(TASK INPUT begins)
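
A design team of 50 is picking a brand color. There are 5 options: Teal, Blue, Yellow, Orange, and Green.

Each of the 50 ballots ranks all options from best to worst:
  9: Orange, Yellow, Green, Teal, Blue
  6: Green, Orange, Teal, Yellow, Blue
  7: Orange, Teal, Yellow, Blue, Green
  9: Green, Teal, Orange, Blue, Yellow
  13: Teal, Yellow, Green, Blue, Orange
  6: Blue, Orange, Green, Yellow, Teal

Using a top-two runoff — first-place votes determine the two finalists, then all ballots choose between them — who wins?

Round 1 first-place votes: Teal 13, Blue 6, Yellow 0, Orange 16, Green 15. Orange and Green advance.
Runoff: Orange is ranked above Green on 22 ballots, Green above Orange on 28.

Green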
(TASK INPUT ends)
ACTIVITY — Only the lines from the one containing "Using a top-two" through the end of the entries above should be written out, exactly and in full.

FINISHED EXERCISE —
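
Using a top-two runoff — first-place votes determine the two finalists, then all ballots choose between them — who wins?

Round 1 first-place votes: Teal 13, Blue 6, Yellow 0, Orange 16, Green 15. Orange and Green advance.
Runoff: Orange is ranked above Green on 22 ballots, Green above Orange on 28.

Green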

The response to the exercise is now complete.